● **Task material**:

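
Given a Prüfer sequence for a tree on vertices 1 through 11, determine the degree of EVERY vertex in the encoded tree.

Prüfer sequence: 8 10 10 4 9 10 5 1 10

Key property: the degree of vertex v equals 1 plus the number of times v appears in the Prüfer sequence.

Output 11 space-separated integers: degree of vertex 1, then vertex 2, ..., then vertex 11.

p_1 = 8: count[8] becomes 1
p_2 = 10: count[10] becomes 1
p_3 = 10: count[10] becomes 2
p_4 = 4: count[4] becomes 1
p_5 = 9: count[9] becomes 1
p_6 = 10: count[10] becomes 3
p_7 = 5: count[5] becomes 1
p_8 = 1: count[1] becomes 1
p_9 = 10: count[10] becomes 4
Degrees (1 + count): deg[1]=1+1=2, deg[2]=1+0=1, deg[3]=1+0=1, deg[4]=1+1=2, deg[5]=1+1=2, deg[6]=1+0=1, deg[7]=1+0=1, deg[8]=1+1=2, deg[9]=1+1=2, deg[10]=1+4=5, deg[11]=1+0=1

Answer: 2 1 1 2 2 1 1 2 2 5 1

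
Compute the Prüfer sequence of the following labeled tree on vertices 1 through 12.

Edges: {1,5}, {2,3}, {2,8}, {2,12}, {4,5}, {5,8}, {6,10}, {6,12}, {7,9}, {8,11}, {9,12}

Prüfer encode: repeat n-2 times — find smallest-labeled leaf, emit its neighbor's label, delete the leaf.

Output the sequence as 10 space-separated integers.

Answer: 5 2 5 8 9 12 6 12 8 2

Derivation:
Step 1: leaves = {1,3,4,7,10,11}. Remove smallest leaf 1, emit neighbor 5.
Step 2: leaves = {3,4,7,10,11}. Remove smallest leaf 3, emit neighbor 2.
Step 3: leaves = {4,7,10,11}. Remove smallest leaf 4, emit neighbor 5.
Step 4: leaves = {5,7,10,11}. Remove smallest leaf 5, emit neighbor 8.
Step 5: leaves = {7,10,11}. Remove smallest leaf 7, emit neighbor 9.
Step 6: leaves = {9,10,11}. Remove smallest leaf 9, emit neighbor 12.
Step 7: leaves = {10,11}. Remove smallest leaf 10, emit neighbor 6.
Step 8: leaves = {6,11}. Remove smallest leaf 6, emit neighbor 12.
Step 9: leaves = {11,12}. Remove smallest leaf 11, emit neighbor 8.
Step 10: leaves = {8,12}. Remove smallest leaf 8, emit neighbor 2.
Done: 2 vertices remain (2, 12). Sequence = [5 2 5 8 9 12 6 12 8 2]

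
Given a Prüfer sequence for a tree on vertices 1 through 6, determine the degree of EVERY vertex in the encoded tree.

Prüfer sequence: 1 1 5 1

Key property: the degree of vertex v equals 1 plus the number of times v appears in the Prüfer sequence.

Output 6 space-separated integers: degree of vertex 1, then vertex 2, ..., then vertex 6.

Answer: 4 1 1 1 2 1

Derivation:
p_1 = 1: count[1] becomes 1
p_2 = 1: count[1] becomes 2
p_3 = 5: count[5] becomes 1
p_4 = 1: count[1] becomes 3
Degrees (1 + count): deg[1]=1+3=4, deg[2]=1+0=1, deg[3]=1+0=1, deg[4]=1+0=1, deg[5]=1+1=2, deg[6]=1+0=1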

● **Work instructions**:
Repeat each entry exactly as it was given.

● **Response area**:
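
Given a Prüfer sequence for a tree on vertices 1 through 11, determine the degree of EVERY vertex in the encoded tree.

Prüfer sequence: 8 10 10 4 9 10 5 1 10

Key property: the degree of vertex v equals 1 plus the number of times v appears in the Prüfer sequence.

Output 11 space-separated integers: degree of vertex 1, then vertex 2, ..., then vertex 11.

p_1 = 8: count[8] becomes 1
p_2 = 10: count[10] becomes 1
p_3 = 10: count[10] becomes 2
p_4 = 4: count[4] becomes 1
p_5 = 9: count[9] becomes 1
p_6 = 10: count[10] becomes 3
p_7 = 5: count[5] becomes 1
p_8 = 1: count[1] becomes 1
p_9 = 10: count[10] becomes 4
Degrees (1 + count): deg[1]=1+1=2, deg[2]=1+0=1, deg[3]=1+0=1, deg[4]=1+1=2, deg[5]=1+1=2, deg[6]=1+0=1, deg[7]=1+0=1, deg[8]=1+1=2, deg[9]=1+1=2, deg[10]=1+4=5, deg[11]=1+0=1

Answer: 2 1 1 2 2 1 1 2 2 5 1

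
Compute the Prüfer sequence of the following labeled tree on vertices 1 through 12.

Edges: {1,5}, {2,3}, {2,8}, {2,12}, {4,5}, {5,8}, {6,10}, {6,12}, {7,9}, {8,11}, {9,12}

Prüfer encode: repeat n-2 times — find smallest-labeled leaf, emit its neighbor's label, delete the leaf.

Output the sequence as 10 space-separated integers.

Answer: 5 2 5 8 9 12 6 12 8 2

Derivation:
Step 1: leaves = {1,3,4,7,10,11}. Remove smallest leaf 1, emit neighbor 5.
Step 2: leaves = {3,4,7,10,11}. Remove smallest leaf 3, emit neighbor 2.
Step 3: leaves = {4,7,10,11}. Remove smallest leaf 4, emit neighbor 5.
Step 4: leaves = {5,7,10,11}. Remove smallest leaf 5, emit neighbor 8.
Step 5: leaves = {7,10,11}. Remove smallest leaf 7, emit neighbor 9.
Step 6: leaves = {9,10,11}. Remove smallest leaf 9, emit neighbor 12.
Step 7: leaves = {10,11}. Remove smallest leaf 10, emit neighbor 6.
Step 8: leaves = {6,11}. Remove smallest leaf 6, emit neighbor 12.
Step 9: leaves = {11,12}. Remove smallest leaf 11, emit neighbor 8.
Step 10: leaves = {8,12}. Remove smallest leaf 8, emit neighbor 2.
Done: 2 vertices remain (2, 12). Sequence = [5 2 5 8 9 12 6 12 8 2]

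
Given a Prüfer sequence for a tree on vertices 1 through 6, determine the degree of EVERY vertex in the encoded tree.

Prüfer sequence: 1 1 5 1

Key property: the degree of vertex v equals 1 plus the number of times v appears in the Prüfer sequence.

Output 6 space-separated integers: degree of vertex 1, then vertex 2, ..., then vertex 6.

Answer: 4 1 1 1 2 1

Derivation:
p_1 = 1: count[1] becomes 1
p_2 = 1: count[1] becomes 2
p_3 = 5: count[5] becomes 1
p_4 = 1: count[1] becomes 3
Degrees (1 + count): deg[1]=1+3=4, deg[2]=1+0=1, deg[3]=1+0=1, deg[4]=1+0=1, deg[5]=1+1=2, deg[6]=1+0=1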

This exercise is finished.